START Material for the task
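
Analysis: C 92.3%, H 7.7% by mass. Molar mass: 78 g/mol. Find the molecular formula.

Assume 100 g: 92.3 g C, 7.7 g H.
n(C) = 92.3/12.01 = 7.685, n(H) = 7.7/1.008 = 7.639
Smallest is H at 7.639 mol; normalising gives C 1.006, H 1.000
≈ 1:1 → CH
Empirical-formula mass = 13.02 g/mol
n = 78 / 13.02 = 5.99 ≈ 6
Molecular formula = (CH)×6 = C6H6

C6H6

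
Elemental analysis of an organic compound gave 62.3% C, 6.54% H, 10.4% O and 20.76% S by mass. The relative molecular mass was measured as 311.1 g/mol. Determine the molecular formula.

C16H20O2S2

Assume 100 g: 62.3 g C, 6.54 g H, 10.4 g O, 20.76 g S.
C: 62.3 g ÷ 12.01 g/mol = 5.187 mol
H: 6.54 g ÷ 1.008 g/mol = 6.488 mol
O: 10.4 g ÷ 16.00 g/mol = 0.65 mol
S: 20.76 g ÷ 32.07 g/mol = 0.6473 mol
Divide by the smallest (0.6473 mol S): C 8.013, H 10.023, O 1.004, S 1.000
Ratio ≈ 8:10:1:1, so the empirical formula is C8H10OS
Empirical-formula mass = 154.23 g/mol
n = 311.1 / 154.23 = 2.02 ≈ 2
Molecular formula = (C8H10OS)×2 = C16H20O2S2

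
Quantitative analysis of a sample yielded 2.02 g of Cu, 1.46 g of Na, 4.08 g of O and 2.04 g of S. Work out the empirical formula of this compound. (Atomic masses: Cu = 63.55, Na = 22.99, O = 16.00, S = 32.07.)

CuNa2O8S2

Cu: 2.02 g ÷ 63.55 g/mol = 0.03179 mol
Na: 1.46 g ÷ 22.99 g/mol = 0.06351 mol
O: 4.08 g ÷ 16.00 g/mol = 0.255 mol
S: 2.04 g ÷ 32.07 g/mol = 0.06361 mol
Ratios (÷ 0.03179): Cu 1.000, Na 1.998, O 8.022, S 2.001
→ CuNa2O8S2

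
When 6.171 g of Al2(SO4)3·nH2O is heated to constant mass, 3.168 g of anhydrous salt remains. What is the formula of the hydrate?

Mass of water lost = 6.171 − 3.168 = 3.003 g → 3.003 / 18.02 = 0.1666 mol H2O
Molar mass of Al2(SO4)3 = 342.17 g/mol → mol Al2(SO4)3 = 3.168 / 342.17 = 0.009259
n = 0.1666 / 0.009259 = 18.00 ≈ 18 → Al2(SO4)3·18H2O

Al2(SO4)3·18H2O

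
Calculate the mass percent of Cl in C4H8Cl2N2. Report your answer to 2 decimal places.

45.73%

Molar mass = 4(12.01) + 8(1.008) + 2(35.45) + 2(14.01) = 155.024 g/mol
Mass of Cl per mole = 2 × 35.45 = 70.900 g
% Cl = 70.900 / 155.024 × 100 = 45.73%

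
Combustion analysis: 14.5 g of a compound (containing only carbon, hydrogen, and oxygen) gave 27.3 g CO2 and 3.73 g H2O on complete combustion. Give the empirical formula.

C3H2O2

mol C = 27.3 / 44.01 = 0.6203; mass C = 0.6203 × 12.01 = 7.450 g
mol H = 2 × (3.73 / 18.02) = 0.4140; mass H = 0.4140 × 1.008 = 0.4173 g
mass O = 14.5 − (7.867) = 6.633 g → mol O = 0.4145
Divide by the smallest (0.414 mol H): C 1.498, H 1.000, O 1.001
×2: C 3.00, H 2.00, O 2.00 → C3H2O2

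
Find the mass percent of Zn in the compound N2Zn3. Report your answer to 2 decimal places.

Molar mass = 2(14.01) + 3(65.38) = 224.160 g/mol
Mass of Zn per mole = 3 × 65.38 = 196.140 g
% Zn = 196.140 / 224.160 × 100 = 87.50%

87.50%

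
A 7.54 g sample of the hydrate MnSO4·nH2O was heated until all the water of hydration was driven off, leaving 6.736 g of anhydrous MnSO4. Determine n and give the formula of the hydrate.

MnSO4·H2O

Mass of water lost = 7.54 − 6.736 = 0.804 g → 0.804 / 18.02 = 0.04462 mol H2O
Molar mass of MnSO4 = 151.01 g/mol → mol MnSO4 = 6.736 / 151.01 = 0.04461
n = 0.04462 / 0.04461 = 1.00 ≈ 1 → MnSO4·H2O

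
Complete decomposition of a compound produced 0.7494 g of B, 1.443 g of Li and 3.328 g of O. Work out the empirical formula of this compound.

BLi3O3

B: 0.7494 g ÷ 10.81 g/mol = 0.06932 mol
Li: 1.443 g ÷ 6.94 g/mol = 0.2079 mol
O: 3.328 g ÷ 16.00 g/mol = 0.208 mol
Ratios (÷ 0.06932): B 1.000, Li 2.999, O 3.000
≈ 1:3:3 → BLi3O3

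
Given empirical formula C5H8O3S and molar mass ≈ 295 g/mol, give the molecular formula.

C10H16O6S2

Empirical-formula mass = 148.18 g/mol
n = 295 / 148.18 = 1.99 ≈ 2
Molecular formula = (C5H8O3S)2 = C10H16O6S2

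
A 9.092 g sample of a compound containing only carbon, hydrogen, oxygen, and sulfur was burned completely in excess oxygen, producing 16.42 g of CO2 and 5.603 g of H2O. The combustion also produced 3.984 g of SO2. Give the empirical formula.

C6H10O2S

mol C = 16.42 / 44.01 = 0.3731; mass C = 0.3731 × 12.01 = 4.481 g
mol H = 2 × (5.603 / 18.02) = 0.6219; mass H = 0.6219 × 1.008 = 0.6268 g
mol S = 3.984 / 64.07 = 0.06218; mass S = 1.994 g
mass O = 9.092 − (7.102) = 1.990 g → mol O = 0.1244
Ratios (÷ 0.06218): C 6.000, H 10.001, O 2.000, S 1.000
≈ 6:10:2:1 → C6H10O2S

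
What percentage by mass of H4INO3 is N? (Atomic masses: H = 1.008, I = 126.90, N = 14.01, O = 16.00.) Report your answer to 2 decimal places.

Molar mass = 4(1.008) + 1(126.90) + 1(14.01) + 3(16.00) = 192.942 g/mol
Mass of N per mole = 1 × 14.01 = 14.010 g
% N = 14.010 / 192.942 × 100 = 7.26%

7.26%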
END Material for the task
» Directions for this task
Please copy exactly the lines from the one that contains "What percentage by" up to and including the final line of the listing above.

» Exercise solution
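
What percentage by mass of H4INO3 is N? (Atomic masses: H = 1.008, I = 126.90, N = 14.01, O = 16.00.) Report your answer to 2 decimal places.

Molar mass = 4(1.008) + 1(126.90) + 1(14.01) + 3(16.00) = 192.942 g/mol
Mass of N per mole = 1 × 14.01 = 14.010 g
% N = 14.010 / 192.942 × 100 = 7.26%

7.26%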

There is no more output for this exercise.